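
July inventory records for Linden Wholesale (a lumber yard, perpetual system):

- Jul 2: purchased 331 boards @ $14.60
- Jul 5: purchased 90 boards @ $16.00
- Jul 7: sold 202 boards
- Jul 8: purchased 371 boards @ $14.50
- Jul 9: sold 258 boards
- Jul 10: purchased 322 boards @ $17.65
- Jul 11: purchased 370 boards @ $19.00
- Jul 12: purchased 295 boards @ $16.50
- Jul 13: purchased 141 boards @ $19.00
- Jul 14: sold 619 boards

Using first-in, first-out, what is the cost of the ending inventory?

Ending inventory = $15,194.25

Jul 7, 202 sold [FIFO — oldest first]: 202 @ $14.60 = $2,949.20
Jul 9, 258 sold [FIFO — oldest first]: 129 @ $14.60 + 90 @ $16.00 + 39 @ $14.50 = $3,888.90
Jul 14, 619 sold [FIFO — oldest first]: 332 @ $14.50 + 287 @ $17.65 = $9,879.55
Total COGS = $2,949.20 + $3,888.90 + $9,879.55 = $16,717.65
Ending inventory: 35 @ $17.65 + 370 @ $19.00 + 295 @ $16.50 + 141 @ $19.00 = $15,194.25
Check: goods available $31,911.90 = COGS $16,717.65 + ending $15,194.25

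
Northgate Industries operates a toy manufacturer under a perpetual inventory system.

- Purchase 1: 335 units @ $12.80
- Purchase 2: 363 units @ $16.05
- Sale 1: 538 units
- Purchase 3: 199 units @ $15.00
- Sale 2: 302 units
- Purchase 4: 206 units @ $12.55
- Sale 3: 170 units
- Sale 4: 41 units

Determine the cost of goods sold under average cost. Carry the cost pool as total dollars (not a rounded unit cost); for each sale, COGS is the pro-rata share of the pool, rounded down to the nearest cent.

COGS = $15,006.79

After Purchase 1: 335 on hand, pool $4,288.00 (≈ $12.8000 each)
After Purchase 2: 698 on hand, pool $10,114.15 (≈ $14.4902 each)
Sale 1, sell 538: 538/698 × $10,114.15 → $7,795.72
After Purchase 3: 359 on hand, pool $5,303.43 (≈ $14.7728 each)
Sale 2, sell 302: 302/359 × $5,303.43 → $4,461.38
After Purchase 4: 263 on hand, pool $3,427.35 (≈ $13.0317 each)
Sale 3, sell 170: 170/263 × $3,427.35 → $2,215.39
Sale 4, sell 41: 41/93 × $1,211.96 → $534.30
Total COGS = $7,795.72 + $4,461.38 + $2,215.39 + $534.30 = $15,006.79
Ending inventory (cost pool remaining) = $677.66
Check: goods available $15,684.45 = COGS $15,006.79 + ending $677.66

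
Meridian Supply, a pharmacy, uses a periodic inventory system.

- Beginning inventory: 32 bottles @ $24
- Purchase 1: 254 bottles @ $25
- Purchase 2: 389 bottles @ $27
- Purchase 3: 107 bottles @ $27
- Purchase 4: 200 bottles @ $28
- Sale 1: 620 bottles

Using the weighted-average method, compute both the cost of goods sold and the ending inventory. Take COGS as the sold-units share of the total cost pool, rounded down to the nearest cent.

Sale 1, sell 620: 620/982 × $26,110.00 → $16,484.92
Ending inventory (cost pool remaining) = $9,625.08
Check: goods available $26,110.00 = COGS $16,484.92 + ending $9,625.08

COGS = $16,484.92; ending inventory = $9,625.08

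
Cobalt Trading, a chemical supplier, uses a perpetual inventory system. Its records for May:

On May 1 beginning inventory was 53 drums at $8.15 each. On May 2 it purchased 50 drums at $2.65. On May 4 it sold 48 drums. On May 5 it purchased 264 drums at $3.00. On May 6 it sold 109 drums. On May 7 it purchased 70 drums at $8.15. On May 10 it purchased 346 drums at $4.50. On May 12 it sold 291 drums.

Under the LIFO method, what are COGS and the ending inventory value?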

..........

> **INSTRUCTIONS TO FOLLOW**:
Retrieve each line from the records above where the word "boards" occurs.

> **ANSWER TO THIS TASK**:
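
- Jul 2: purchased 331 boards @ $14.60
- Jul 5: purchased 90 boards @ $16.00
- Jul 7: sold 202 boards
- Jul 8: purchased 371 boards @ $14.50
- Jul 9: sold 258 boards
- Jul 10: purchased 322 boards @ $17.65
- Jul 11: purchased 370 boards @ $19.00
- Jul 12: purchased 295 boards @ $16.50
- Jul 13: purchased 141 boards @ $19.00
- Jul 14: sold 619 boards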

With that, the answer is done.